Report every line from the following entries that contains the string "table".

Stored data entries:
────────
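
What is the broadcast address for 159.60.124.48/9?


Network: 159.0.0.0/9
Host bits = 23
Set all host bits to 1:
Broadcast: 159.127.255.255


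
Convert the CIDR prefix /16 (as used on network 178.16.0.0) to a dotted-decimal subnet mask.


/16 means 16 network bits, 16 host bits
Binary: 11111111111111110000000000000000
Mask: 255.255.0.0


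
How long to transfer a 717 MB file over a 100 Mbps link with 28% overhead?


Effective throughput = 100 * (1 - 28/100) = 72 Mbps
File size in Mb = 717 * 8 = 5736 Mb
Time = 5736 / 72
Time = 79.6667 seconds


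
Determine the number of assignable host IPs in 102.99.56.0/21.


Host bits = 32 - 21 = 11
Total addresses = 2^11 = 2048
Usable = total - 2 (network and broadcast)
Usable hosts: 2046


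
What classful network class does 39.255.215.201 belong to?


First octet: 39
Binary: 00100111
0xxxxxxx -> Class A (1-126)
Class A, default mask 255.0.0.0 (/8)


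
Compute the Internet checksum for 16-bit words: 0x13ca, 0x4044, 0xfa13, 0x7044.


Sum all words (with carry folding):
+ 0x13ca = 0x13ca
+ 0x4044 = 0x540e
+ 0xfa13 = 0x4e22
+ 0x7044 = 0xbe66
One's complement: ~0xbe66
Checksum = 0x4199


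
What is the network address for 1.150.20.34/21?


IP:   00000001.10010110.00010100.00100010
Mask: 11111111.11111111.11111000.00000000
AND operation:
Net:  00000001.10010110.00010000.00000000
Network: 1.150.16.0/21


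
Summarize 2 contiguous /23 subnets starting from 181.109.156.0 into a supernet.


Original prefix: /23
Number of subnets: 2 = 2^1
New prefix = 23 - 1 = 22
Supernet: 181.109.156.0/22


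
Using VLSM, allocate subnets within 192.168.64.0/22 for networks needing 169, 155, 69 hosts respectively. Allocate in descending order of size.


169 hosts -> /24 (254 usable): 192.168.64.0/24
155 hosts -> /24 (254 usable): 192.168.65.0/24
69 hosts -> /25 (126 usable): 192.168.66.0/25
Allocation: 192.168.64.0/24 (169 hosts, 254 usable); 192.168.65.0/24 (155 hosts, 254 usable); 192.168.66.0/25 (69 hosts, 126 usable)


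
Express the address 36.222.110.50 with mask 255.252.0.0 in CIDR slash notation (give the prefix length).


Binary: 11111111.11111100.00000000.00000000
Count leading 1s
Prefix: /14


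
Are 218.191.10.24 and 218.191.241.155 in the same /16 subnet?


Mask: 255.255.0.0
218.191.10.24 AND mask = 218.191.0.0
218.191.241.155 AND mask = 218.191.0.0
Yes, same subnet (218.191.0.0)


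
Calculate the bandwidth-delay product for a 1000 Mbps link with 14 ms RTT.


BDP = bandwidth * RTT
= 1000 Mbps * 14 ms
= 1000 * 1e6 * 14 / 1000 bits
= 14000000 bits
= 1750000 bytes
= 1708.9844 KB
BDP = 14000000 bits (1750000 bytes)


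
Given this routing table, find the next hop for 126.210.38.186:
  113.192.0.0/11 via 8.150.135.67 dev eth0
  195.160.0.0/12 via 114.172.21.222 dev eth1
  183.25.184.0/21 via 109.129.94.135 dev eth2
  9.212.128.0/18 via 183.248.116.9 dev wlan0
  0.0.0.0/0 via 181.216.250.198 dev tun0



Longest prefix match for 126.210.38.186:
  /11 113.192.0.0: no
  /12 195.160.0.0: no
  /21 183.25.184.0: no
  /18 9.212.128.0: no
  /0 0.0.0.0: MATCH
Selected: next-hop 181.216.250.198 via tun0 (matched /0)


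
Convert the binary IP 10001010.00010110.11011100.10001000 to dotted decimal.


10001010 = 138
00010110 = 22
11011100 = 220
10001000 = 136
IP: 138.22.220.136


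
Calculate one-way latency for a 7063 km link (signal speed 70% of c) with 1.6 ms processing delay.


Speed = 0.7 * 3e5 km/s = 210000 km/s
Propagation delay = 7063 / 210000 = 0.0336 s = 33.6333 ms
Processing delay = 1.6 ms
Total one-way latency = 35.2333 ms


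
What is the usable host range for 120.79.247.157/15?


Network: 120.78.0.0
Broadcast: 120.79.255.255
First usable = network + 1
Last usable = broadcast - 1
Range: 120.78.0.1 to 120.79.255.254


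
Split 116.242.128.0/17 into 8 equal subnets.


New prefix = 17 + 3 = 20
Each subnet has 4096 addresses
  116.242.128.0/20
  116.242.144.0/20
  116.242.160.0/20
  116.242.176.0/20
  116.242.192.0/20
  116.242.208.0/20
  116.242.224.0/20
  116.242.240.0/20
Subnets: 116.242.128.0/20, 116.242.144.0/20, 116.242.160.0/20, 116.242.176.0/20, 116.242.192.0/20, 116.242.208.0/20, 116.242.224.0/20, 116.242.240.0/20


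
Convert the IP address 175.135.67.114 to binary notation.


175 = 10101111
135 = 10000111
67 = 01000011
114 = 01110010
Binary: 10101111.10000111.01000011.01110010


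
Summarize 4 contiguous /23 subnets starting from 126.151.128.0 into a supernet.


Original prefix: /23
Number of subnets: 4 = 2^2
New prefix = 23 - 2 = 21
Supernet: 126.151.128.0/21


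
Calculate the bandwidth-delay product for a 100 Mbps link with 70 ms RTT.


BDP = bandwidth * RTT
= 100 Mbps * 70 ms
= 100 * 1e6 * 70 / 1000 bits
= 7000000 bits
= 875000 bytes
= 854.4922 KB
BDP = 7000000 bits (875000 bytes)


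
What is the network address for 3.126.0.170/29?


IP:   00000011.01111110.00000000.10101010
Mask: 11111111.11111111.11111111.11111000
AND operation:
Net:  00000011.01111110.00000000.10101000
Network: 3.126.0.168/29


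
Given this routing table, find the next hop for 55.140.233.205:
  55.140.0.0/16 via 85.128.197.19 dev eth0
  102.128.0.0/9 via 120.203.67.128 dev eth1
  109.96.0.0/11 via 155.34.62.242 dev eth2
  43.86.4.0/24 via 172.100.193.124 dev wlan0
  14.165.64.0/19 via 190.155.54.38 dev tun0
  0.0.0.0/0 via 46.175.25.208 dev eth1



Longest prefix match for 55.140.233.205:
  /16 55.140.0.0: MATCH
  /9 102.128.0.0: no
  /11 109.96.0.0: no
  /24 43.86.4.0: no
  /19 14.165.64.0: no
  /0 0.0.0.0: MATCH
Selected: next-hop 85.128.197.19 via eth0 (matched /16)


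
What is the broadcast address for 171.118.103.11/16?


Network: 171.118.0.0/16
Host bits = 16
Set all host bits to 1:
Broadcast: 171.118.255.255


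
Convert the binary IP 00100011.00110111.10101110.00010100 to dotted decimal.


00100011 = 35
00110111 = 55
10101110 = 174
00010100 = 20
IP: 35.55.174.20


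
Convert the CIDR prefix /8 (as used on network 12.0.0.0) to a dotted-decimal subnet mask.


/8 means 8 network bits, 24 host bits
Binary: 11111111000000000000000000000000
Mask: 255.0.0.0


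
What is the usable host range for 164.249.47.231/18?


Network: 164.249.0.0
Broadcast: 164.249.63.255
First usable = network + 1
Last usable = broadcast - 1
Range: 164.249.0.1 to 164.249.63.254


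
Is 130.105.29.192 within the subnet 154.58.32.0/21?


Subnet network: 154.58.32.0
Test IP AND mask: 130.105.24.0
No, 130.105.29.192 is not in 154.58.32.0/21


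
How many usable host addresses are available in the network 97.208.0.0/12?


Host bits = 32 - 12 = 20
Total addresses = 2^20 = 1048576
Usable = total - 2 (network and broadcast)
Usable hosts: 1048574


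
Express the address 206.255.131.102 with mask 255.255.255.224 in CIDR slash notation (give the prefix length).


Binary: 11111111.11111111.11111111.11100000
Count leading 1s
Prefix: /27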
────────
YOUR RESPONSE
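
Given this routing table, find the next hop for 126.210.38.186:
Given this routing table, find the next hop for 55.140.233.205: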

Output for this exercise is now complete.